» WORK INSTRUCTION: Each line in the records below, from the one that contains "if pos - 5 ≤ -4 ∨ 2*y + 1 ≥ -7 ->" to the one that contains "precondition is accepted.", should be reproduced exactly, the first and last included.

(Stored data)
● ● ● ● ●
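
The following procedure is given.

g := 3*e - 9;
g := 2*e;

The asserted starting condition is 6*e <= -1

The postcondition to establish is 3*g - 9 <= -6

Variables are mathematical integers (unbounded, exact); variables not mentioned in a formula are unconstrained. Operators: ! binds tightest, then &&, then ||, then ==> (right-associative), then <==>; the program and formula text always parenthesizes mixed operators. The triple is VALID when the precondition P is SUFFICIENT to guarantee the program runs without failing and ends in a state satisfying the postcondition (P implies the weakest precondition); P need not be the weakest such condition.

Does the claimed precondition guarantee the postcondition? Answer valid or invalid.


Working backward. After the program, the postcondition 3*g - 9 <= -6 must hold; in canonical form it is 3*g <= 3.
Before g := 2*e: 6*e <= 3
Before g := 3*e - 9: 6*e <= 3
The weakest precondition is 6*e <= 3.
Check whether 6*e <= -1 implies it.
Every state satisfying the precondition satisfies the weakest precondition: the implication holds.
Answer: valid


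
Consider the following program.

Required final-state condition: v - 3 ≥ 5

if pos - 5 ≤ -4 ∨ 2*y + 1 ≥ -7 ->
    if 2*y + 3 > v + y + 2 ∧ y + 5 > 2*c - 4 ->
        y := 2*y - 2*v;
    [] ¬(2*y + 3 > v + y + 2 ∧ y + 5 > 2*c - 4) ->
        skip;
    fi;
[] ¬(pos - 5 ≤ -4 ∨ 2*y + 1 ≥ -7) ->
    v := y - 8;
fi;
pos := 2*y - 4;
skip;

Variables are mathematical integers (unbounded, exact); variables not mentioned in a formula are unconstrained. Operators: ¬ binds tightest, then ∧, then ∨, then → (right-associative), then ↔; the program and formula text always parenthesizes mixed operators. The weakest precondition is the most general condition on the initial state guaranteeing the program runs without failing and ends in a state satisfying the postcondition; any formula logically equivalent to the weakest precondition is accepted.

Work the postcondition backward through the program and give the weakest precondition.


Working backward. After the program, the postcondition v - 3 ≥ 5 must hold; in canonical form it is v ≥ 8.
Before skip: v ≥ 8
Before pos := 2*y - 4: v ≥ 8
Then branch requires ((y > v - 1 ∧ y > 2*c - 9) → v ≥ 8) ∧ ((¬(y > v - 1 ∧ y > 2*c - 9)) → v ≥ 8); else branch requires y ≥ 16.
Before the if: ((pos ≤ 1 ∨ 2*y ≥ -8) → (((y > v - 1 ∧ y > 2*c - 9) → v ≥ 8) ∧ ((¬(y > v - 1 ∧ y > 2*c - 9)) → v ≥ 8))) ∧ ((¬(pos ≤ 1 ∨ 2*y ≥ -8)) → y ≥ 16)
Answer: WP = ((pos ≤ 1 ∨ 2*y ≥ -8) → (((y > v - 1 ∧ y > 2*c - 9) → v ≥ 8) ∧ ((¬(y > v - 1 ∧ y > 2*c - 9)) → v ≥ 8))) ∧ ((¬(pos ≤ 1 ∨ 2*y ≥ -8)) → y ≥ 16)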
● ● ● ● ●
» EXERCISE RESPONSE:
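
if pos - 5 ≤ -4 ∨ 2*y + 1 ≥ -7 ->
    if 2*y + 3 > v + y + 2 ∧ y + 5 > 2*c - 4 ->
        y := 2*y - 2*v;
    [] ¬(2*y + 3 > v + y + 2 ∧ y + 5 > 2*c - 4) ->
        skip;
    fi;
[] ¬(pos - 5 ≤ -4 ∨ 2*y + 1 ≥ -7) ->
    v := y - 8;
fi;
pos := 2*y - 4;
skip;

Variables are mathematical integers (unbounded, exact); variables not mentioned in a formula are unconstrained. Operators: ¬ binds tightest, then ∧, then ∨, then → (right-associative), then ↔; the program and formula text always parenthesizes mixed operators. The weakest precondition is the most general condition on the initial state guaranteeing the program runs without failing and ends in a state satisfying the postcondition; any formula logically equivalent to the weakest precondition is accepted.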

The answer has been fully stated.